*Problem requirements*.
In the entries that follow, find the line containing "For each character, output"; from there, copy every line exactly through the line containing "Elias gamma: write".

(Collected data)
--- START ---

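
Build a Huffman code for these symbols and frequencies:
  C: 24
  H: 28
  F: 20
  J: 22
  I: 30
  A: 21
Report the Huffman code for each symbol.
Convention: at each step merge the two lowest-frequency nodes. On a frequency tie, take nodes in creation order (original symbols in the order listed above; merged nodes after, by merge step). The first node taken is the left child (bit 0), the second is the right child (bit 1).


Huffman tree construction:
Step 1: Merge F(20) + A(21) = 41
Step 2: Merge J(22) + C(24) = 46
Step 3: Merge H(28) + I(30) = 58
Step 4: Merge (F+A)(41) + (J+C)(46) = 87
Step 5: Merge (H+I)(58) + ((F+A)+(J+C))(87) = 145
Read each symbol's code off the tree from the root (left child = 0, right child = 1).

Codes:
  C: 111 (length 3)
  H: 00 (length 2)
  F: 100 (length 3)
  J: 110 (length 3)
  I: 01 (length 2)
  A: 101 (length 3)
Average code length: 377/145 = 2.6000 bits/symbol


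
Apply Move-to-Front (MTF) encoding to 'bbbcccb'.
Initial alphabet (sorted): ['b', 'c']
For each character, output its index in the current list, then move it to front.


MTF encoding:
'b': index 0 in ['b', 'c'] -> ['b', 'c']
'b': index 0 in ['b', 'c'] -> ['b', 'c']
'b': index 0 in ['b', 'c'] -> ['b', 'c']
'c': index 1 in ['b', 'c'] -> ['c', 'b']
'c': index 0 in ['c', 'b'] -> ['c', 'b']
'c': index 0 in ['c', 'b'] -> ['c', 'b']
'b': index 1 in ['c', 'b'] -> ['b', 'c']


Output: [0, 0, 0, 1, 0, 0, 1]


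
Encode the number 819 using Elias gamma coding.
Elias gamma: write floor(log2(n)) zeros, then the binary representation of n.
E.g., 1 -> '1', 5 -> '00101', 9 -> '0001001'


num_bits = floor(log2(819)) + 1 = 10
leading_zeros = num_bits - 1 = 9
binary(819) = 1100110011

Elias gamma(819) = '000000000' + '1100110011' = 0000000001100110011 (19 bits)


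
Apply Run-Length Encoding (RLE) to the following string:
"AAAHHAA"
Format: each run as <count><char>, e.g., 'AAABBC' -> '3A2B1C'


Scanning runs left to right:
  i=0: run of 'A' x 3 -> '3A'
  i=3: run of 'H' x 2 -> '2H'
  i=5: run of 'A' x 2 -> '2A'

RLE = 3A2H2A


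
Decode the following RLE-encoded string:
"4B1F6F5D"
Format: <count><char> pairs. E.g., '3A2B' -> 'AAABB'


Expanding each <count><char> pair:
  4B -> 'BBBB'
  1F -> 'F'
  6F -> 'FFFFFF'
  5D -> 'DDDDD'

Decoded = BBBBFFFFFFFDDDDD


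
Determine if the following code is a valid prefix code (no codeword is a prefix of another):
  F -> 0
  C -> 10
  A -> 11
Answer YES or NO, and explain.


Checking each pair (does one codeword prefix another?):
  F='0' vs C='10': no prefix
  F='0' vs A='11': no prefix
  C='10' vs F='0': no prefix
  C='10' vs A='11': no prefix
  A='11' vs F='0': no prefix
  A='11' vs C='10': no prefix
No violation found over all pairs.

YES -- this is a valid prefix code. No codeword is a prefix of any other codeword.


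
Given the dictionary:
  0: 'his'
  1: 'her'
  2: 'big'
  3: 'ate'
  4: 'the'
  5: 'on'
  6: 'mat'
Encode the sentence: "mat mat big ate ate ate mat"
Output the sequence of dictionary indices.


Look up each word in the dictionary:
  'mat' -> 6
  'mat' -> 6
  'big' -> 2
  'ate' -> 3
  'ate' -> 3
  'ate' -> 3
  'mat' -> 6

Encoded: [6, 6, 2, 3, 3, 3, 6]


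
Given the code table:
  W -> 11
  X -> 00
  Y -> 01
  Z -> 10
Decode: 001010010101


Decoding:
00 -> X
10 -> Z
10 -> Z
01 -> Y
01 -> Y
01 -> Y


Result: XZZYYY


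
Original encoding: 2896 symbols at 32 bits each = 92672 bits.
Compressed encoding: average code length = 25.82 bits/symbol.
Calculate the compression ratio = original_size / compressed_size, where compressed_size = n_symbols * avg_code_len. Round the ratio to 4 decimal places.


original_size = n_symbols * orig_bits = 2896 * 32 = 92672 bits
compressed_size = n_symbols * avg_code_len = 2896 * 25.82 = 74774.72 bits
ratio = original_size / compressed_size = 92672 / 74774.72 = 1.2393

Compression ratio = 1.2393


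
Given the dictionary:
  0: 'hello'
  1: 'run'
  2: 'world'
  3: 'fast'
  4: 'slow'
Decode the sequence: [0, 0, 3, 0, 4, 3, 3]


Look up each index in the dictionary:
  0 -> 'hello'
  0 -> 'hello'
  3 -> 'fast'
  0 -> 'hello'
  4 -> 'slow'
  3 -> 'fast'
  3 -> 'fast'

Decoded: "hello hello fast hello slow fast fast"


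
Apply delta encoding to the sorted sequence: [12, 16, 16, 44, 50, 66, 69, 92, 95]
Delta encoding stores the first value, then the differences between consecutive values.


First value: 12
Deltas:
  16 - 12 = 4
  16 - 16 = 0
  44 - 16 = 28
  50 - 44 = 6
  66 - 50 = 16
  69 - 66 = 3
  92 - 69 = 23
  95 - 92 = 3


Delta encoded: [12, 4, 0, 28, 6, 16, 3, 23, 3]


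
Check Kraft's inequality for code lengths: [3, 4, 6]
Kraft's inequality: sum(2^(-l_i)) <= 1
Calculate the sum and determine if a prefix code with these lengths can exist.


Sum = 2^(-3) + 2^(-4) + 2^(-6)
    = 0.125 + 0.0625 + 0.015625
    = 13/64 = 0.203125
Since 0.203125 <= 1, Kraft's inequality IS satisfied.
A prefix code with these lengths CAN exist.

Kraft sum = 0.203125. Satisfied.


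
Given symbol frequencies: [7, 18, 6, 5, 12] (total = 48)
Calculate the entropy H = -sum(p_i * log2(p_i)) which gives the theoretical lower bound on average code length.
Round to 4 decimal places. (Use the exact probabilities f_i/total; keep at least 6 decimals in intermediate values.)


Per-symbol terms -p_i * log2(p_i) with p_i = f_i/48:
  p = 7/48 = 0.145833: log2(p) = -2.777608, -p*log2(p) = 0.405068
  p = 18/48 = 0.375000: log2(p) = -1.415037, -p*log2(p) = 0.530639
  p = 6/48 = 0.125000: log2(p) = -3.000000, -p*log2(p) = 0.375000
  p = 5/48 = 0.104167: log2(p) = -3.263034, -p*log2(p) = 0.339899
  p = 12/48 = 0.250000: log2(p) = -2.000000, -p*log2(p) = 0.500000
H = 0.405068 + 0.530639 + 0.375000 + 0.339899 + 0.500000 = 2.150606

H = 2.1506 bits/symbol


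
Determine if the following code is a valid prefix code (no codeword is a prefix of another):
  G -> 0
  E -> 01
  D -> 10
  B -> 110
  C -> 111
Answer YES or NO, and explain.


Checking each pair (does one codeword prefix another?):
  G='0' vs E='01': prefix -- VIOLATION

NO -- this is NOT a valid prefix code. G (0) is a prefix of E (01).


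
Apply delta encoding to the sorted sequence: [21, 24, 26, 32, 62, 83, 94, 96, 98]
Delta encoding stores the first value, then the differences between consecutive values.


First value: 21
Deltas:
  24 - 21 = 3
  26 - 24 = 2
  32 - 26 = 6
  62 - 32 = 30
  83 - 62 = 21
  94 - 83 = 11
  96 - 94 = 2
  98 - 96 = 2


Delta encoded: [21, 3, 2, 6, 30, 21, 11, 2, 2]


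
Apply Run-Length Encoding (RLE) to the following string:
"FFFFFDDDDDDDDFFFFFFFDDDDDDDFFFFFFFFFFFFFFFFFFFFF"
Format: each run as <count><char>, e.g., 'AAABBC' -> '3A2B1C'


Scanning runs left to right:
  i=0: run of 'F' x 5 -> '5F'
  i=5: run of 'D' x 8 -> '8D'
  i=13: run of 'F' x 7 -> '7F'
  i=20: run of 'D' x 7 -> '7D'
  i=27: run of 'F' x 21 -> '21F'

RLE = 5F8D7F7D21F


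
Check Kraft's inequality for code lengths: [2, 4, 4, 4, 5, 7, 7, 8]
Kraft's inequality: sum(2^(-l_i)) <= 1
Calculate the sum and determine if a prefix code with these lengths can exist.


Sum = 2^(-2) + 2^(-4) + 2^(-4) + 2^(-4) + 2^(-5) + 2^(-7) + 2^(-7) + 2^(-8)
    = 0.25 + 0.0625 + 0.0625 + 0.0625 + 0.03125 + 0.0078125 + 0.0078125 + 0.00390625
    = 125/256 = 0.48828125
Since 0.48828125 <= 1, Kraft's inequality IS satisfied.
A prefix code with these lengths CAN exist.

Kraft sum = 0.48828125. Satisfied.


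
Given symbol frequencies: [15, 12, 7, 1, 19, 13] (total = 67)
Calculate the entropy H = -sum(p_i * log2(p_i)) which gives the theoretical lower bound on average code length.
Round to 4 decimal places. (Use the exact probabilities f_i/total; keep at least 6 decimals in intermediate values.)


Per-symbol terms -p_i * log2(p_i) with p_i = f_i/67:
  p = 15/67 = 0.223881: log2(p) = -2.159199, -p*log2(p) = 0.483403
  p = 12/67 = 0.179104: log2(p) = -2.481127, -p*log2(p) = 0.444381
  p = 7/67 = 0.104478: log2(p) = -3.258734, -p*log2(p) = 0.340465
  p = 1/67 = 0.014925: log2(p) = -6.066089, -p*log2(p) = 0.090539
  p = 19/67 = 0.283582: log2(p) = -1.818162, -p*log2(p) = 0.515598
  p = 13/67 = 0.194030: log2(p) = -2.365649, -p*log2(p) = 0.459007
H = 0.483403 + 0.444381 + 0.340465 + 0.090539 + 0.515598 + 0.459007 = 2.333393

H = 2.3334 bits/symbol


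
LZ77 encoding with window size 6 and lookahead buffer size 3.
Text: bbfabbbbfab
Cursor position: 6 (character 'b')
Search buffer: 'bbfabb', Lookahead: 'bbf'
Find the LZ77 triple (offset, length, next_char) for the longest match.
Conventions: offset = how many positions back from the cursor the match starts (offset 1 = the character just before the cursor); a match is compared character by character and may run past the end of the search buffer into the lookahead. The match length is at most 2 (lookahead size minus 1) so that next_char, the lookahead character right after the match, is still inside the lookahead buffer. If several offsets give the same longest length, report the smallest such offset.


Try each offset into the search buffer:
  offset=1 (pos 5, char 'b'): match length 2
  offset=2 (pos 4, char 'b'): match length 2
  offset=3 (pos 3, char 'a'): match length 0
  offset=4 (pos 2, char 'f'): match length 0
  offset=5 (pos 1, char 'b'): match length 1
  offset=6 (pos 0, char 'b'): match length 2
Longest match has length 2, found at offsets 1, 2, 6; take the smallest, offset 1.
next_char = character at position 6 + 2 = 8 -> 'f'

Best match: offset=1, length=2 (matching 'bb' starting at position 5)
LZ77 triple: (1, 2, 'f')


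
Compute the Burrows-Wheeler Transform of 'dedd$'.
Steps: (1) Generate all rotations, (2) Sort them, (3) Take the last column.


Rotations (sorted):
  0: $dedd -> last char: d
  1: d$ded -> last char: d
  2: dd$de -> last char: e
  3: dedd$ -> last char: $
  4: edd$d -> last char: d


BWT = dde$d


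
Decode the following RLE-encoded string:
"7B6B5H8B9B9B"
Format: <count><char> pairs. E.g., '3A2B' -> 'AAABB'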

--- END ---

*Your response*.
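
For each character, output its index in the current list, then move it to front.


MTF encoding:
'b': index 0 in ['b', 'c'] -> ['b', 'c']
'b': index 0 in ['b', 'c'] -> ['b', 'c']
'b': index 0 in ['b', 'c'] -> ['b', 'c']
'c': index 1 in ['b', 'c'] -> ['c', 'b']
'c': index 0 in ['c', 'b'] -> ['c', 'b']
'c': index 0 in ['c', 'b'] -> ['c', 'b']
'b': index 1 in ['c', 'b'] -> ['b', 'c']


Output: [0, 0, 0, 1, 0, 0, 1]


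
Encode the number 819 using Elias gamma coding.
Elias gamma: write floor(log2(n)) zeros, then the binary representation of n.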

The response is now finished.